Supplied material ::
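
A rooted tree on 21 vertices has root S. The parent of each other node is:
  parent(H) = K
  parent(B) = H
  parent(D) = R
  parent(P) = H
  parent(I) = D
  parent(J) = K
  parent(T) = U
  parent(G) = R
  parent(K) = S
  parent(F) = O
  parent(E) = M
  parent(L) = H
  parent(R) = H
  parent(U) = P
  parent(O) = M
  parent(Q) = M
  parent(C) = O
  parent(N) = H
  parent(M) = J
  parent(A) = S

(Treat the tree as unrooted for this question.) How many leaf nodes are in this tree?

Exactly 11 nodes have a single neighbour: A, B, C, E, F, G, I, L, N, Q, T.

11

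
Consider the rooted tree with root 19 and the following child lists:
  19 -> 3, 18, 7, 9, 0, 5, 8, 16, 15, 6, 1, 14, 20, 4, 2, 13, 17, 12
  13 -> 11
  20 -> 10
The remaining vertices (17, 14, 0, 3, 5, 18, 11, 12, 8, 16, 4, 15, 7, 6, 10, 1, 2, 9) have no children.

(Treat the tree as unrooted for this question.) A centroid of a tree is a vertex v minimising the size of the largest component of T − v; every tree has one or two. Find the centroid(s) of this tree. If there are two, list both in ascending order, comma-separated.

Delete 19: the remaining components have sizes 2, 2, 1, 1, 1, 1, 1, 1, 1, 1, 1, 1, 1, 1, 1, 1, 1, 1. Max 2 ≤ 10, so 19 is a centroid.
Every other node leaves some component of size > 10, so the centroid is unique.

19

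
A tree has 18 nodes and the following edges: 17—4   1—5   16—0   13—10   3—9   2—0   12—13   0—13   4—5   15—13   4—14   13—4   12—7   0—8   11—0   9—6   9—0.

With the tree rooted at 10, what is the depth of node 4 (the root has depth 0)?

2

Path from 10 to 4: 10 → 13 → 4, which has 2 edges.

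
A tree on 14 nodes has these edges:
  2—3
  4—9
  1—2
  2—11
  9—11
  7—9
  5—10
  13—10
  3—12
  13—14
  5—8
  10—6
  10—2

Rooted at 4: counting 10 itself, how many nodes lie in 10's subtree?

Descendants of 10 (including itself): 10, 6, 13, 5, 14, 8. That's 6.

6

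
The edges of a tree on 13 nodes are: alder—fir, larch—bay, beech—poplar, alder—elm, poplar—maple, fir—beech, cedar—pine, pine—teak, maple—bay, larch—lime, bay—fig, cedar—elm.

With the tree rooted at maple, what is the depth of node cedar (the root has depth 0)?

6

Path from maple to cedar: maple–poplar–beech–fir–alder–elm–cedar, which has 6 edges.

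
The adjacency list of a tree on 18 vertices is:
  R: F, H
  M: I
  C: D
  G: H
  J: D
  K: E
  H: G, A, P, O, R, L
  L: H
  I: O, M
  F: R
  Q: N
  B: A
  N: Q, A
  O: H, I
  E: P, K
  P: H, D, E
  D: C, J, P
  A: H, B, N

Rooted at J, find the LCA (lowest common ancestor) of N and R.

H

N's ancestor chain is N, A, H, P, D, J and R's is R, H, P, D, J; they first meet at H.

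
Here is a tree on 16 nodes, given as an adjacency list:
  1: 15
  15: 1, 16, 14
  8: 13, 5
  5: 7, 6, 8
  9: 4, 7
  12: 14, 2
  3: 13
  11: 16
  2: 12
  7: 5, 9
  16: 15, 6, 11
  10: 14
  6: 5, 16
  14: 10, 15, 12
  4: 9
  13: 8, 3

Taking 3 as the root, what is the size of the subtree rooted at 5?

13

The subtree rooted at 5 contains: 5, 6, 7, 16, 9, 15, 11, 4, 14, 1, 12, 10, 2 — 13 nodes.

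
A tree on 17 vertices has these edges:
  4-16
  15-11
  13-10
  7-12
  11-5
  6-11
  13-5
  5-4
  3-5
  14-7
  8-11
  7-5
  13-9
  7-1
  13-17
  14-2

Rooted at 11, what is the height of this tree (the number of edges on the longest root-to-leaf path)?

The longest root-to-leaf path is 11-5-7-14-2 (4 edges).

4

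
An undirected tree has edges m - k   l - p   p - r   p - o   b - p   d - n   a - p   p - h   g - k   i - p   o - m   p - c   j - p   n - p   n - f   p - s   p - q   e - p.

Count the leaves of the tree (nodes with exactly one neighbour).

Degree-1 nodes: a, b, c, d, e, f, g, h, i, j, l, q, r, s — 14 of them.

14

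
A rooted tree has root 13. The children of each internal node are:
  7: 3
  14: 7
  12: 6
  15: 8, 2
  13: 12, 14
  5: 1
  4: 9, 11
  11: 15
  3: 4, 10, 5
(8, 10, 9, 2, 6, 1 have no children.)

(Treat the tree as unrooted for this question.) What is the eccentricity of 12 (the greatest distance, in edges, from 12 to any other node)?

8

A farthest node from 12 is 8 (2 also at distance 8).
The path 12–13–14–7–3–4–11–15–8 has 8 edges.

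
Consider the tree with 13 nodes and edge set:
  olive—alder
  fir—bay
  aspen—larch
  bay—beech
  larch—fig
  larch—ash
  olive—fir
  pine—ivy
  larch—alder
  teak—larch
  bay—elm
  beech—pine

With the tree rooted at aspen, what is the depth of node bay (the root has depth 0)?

Climbing from bay to the root: bay–fir–olive–alder–larch–aspen. That's 5 steps.

5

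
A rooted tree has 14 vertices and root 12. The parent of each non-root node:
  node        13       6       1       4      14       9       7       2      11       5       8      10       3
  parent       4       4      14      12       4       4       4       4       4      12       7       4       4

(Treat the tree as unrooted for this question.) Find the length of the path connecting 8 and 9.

The path is 8 – 7 – 4 – 9, which has 3 edges.

3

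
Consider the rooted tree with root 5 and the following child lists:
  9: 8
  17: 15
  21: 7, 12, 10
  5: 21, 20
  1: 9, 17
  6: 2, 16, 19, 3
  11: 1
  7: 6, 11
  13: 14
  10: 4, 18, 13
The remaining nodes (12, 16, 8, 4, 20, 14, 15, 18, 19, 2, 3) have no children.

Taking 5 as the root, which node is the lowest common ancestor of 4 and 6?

21

Path 4→root: 4 10 21 5; path 6→root: 6 7 21 5.
First common node: 21.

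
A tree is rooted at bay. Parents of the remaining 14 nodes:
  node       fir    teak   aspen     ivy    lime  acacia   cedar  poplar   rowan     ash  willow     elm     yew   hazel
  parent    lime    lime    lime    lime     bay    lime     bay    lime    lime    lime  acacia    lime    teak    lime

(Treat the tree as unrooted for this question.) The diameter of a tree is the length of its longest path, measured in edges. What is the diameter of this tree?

Starting from willow, a farthest node is yew at distance 4.
One longest path: willow-acacia-lime-teak-yew.
So the diameter is 4.

4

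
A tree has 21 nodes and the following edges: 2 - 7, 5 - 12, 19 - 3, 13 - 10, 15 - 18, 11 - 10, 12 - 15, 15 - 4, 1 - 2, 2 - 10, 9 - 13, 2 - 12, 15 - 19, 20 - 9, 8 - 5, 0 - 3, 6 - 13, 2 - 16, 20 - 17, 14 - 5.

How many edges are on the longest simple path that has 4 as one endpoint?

8

The node farthest from 4 is 17, via 4-15-12-2-10-13-9-20-17 — 8 edges.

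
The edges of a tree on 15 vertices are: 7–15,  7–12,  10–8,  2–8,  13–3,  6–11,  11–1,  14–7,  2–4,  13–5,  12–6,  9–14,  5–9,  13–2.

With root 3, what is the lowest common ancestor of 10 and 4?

2

Path 10→root: 10 8 2 13 3; path 4→root: 4 2 13 3.
First common node: 2.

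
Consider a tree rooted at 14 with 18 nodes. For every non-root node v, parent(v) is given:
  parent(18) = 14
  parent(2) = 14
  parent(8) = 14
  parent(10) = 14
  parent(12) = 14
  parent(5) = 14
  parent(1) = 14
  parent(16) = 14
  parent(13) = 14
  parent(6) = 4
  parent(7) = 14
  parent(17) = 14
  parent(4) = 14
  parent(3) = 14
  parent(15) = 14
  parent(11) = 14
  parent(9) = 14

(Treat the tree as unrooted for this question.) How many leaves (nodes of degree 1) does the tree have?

16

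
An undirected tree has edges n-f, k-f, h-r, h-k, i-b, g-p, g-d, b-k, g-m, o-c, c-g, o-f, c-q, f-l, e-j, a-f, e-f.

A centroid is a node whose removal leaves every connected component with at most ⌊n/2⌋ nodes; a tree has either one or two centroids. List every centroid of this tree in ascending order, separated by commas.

f

Delete f: the remaining components have sizes 7, 5, 2, 1, 1, 1. Max 7 ≤ 9, so f is a centroid.
Every other node leaves some component of size > 9, so the centroid is unique.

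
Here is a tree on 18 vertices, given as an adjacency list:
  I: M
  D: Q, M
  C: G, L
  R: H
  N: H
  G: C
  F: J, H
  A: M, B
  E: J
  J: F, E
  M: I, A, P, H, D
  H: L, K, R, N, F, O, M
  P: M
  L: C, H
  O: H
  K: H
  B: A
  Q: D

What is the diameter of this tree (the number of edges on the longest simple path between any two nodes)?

Starting from G, a farthest node is Q at distance 6.
One longest path: G – C – L – H – M – D – Q.
So the diameter is 6.

6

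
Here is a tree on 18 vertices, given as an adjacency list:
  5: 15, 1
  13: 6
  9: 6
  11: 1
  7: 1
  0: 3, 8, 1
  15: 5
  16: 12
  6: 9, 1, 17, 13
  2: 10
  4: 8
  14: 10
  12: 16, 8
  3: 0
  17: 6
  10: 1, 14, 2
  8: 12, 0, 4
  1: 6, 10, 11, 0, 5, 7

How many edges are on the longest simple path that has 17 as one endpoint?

The node farthest from 17 is 16, via 17 – 6 – 1 – 0 – 8 – 12 – 16 — 6 edges.

6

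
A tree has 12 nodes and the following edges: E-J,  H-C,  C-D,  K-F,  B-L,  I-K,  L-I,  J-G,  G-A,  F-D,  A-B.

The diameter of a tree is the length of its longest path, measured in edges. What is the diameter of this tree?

Starting from E, a farthest node is H at distance 11.
One longest path: E – J – G – A – B – L – I – K – F – D – C – H.
So the diameter is 11.

11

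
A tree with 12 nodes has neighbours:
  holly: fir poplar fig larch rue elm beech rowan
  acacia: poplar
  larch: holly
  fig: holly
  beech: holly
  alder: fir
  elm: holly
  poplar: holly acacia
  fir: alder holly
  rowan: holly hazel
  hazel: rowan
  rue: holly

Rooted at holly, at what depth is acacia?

Path from holly to acacia: holly–poplar–acacia, which has 2 edges.

2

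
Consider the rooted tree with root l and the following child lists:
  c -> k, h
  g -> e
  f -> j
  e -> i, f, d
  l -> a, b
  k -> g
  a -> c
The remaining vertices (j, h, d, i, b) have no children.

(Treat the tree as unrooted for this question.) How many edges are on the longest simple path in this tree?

8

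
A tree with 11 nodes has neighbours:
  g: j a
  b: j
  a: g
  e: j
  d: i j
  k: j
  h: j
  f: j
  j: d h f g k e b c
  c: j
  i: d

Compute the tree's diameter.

4

BFS from a reaches i last, at distance 4; BFS from i confirms no node is farther.
Path: a-g-j-d-i.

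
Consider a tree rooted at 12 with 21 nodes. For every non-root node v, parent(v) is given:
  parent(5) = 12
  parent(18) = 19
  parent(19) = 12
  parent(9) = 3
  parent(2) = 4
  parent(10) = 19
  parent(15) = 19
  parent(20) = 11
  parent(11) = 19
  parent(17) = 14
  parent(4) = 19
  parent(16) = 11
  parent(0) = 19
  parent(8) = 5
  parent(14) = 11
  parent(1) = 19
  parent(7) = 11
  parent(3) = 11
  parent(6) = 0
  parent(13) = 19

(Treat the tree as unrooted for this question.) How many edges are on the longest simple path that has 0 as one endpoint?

4

Distances from 0 peak at 4, attained at 9 (17, 8 also at distance 4).
0 – 19 – 11 – 3 – 9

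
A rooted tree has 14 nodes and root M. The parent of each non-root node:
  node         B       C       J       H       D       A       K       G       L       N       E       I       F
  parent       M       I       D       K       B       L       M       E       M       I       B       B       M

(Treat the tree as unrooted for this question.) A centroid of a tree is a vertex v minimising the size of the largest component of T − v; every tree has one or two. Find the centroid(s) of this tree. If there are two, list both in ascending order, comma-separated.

B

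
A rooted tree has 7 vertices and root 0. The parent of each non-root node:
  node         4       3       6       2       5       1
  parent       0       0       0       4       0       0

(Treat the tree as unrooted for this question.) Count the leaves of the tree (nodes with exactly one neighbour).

Degree-1 nodes: 1, 2, 3, 5, 6 — 5 of them.

5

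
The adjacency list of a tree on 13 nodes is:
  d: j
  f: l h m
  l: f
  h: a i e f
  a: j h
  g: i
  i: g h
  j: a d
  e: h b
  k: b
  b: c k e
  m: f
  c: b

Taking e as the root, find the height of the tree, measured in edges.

The longest root-to-leaf path is e–h–a–j–d (4 edges).

4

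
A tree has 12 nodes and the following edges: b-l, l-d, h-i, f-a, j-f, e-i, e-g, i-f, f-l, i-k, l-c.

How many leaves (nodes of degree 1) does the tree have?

8

Exactly 8 nodes have a single neighbour: a, b, c, d, g, h, j, k.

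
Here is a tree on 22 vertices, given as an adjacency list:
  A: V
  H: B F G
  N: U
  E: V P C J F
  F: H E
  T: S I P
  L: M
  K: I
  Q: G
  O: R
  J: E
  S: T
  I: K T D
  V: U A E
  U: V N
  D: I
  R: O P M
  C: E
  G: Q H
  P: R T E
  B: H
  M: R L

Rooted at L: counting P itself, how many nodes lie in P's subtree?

18

The subtree rooted at P contains: P, E, T, F, V, J, C, I, S, H, A, U, K, D, G, B, N, Q — 18 nodes.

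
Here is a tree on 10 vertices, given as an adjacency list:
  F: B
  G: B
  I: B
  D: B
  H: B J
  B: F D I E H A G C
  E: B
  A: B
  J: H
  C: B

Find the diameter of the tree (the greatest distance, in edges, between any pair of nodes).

Starting from J, a farthest node is C at distance 3.
One longest path: J-H-B-C.
So the diameter is 3.

3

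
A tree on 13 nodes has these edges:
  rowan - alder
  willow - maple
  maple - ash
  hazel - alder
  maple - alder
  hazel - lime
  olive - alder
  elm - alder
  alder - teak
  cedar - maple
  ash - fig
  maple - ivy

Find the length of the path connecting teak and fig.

Walking from teak: teak - alder - maple - ash - fig. Length 4.

4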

Prompt :: Search the records for the word "lists", then list every line that has it.

Answer to this problem ::
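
Consider the rooted tree with root 19 and the following child lists:
Consider the rooted tree with root 5 and the following child lists:
Consider the rooted tree with root l and the following child lists: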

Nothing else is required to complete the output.